## Requirement
Search term "rendered": please show all lines in the listing that contain it.

## The data
Segment Open

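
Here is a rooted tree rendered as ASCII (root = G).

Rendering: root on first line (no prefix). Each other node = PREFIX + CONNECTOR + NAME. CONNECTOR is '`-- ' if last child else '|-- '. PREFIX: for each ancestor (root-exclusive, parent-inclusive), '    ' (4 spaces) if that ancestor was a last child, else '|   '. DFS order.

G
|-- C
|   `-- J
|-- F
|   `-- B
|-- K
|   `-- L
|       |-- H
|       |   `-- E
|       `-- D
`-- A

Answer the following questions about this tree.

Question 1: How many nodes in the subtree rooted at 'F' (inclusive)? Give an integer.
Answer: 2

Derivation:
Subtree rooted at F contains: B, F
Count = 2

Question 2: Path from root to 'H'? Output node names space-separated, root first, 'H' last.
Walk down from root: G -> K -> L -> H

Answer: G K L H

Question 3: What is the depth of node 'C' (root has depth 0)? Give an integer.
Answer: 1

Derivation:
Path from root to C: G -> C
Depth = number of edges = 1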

Segment Closed
Segment Open

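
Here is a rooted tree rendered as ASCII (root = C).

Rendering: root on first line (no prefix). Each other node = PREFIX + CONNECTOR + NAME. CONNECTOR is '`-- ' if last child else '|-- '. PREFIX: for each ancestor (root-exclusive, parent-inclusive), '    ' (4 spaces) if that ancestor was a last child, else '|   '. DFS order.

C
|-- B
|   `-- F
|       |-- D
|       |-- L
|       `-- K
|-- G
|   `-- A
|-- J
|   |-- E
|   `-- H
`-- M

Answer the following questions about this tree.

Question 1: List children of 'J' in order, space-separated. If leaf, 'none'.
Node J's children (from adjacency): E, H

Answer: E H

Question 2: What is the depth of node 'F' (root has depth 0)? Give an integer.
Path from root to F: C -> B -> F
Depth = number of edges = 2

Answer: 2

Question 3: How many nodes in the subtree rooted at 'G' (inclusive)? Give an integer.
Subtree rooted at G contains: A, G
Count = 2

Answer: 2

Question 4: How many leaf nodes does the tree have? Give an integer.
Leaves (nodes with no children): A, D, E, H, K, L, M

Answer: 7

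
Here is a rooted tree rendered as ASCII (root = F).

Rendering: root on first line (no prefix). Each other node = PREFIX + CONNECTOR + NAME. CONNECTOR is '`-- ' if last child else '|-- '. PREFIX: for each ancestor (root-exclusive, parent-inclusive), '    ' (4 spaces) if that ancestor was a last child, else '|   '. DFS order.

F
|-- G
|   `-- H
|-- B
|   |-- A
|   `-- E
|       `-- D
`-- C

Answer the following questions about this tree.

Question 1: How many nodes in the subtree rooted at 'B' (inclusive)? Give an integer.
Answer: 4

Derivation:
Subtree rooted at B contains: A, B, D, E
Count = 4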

Segment Closed

## Answer section
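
Here is a rooted tree rendered as ASCII (root = G).
Here is a rooted tree rendered as ASCII (root = C).
Here is a rooted tree rendered as ASCII (root = F).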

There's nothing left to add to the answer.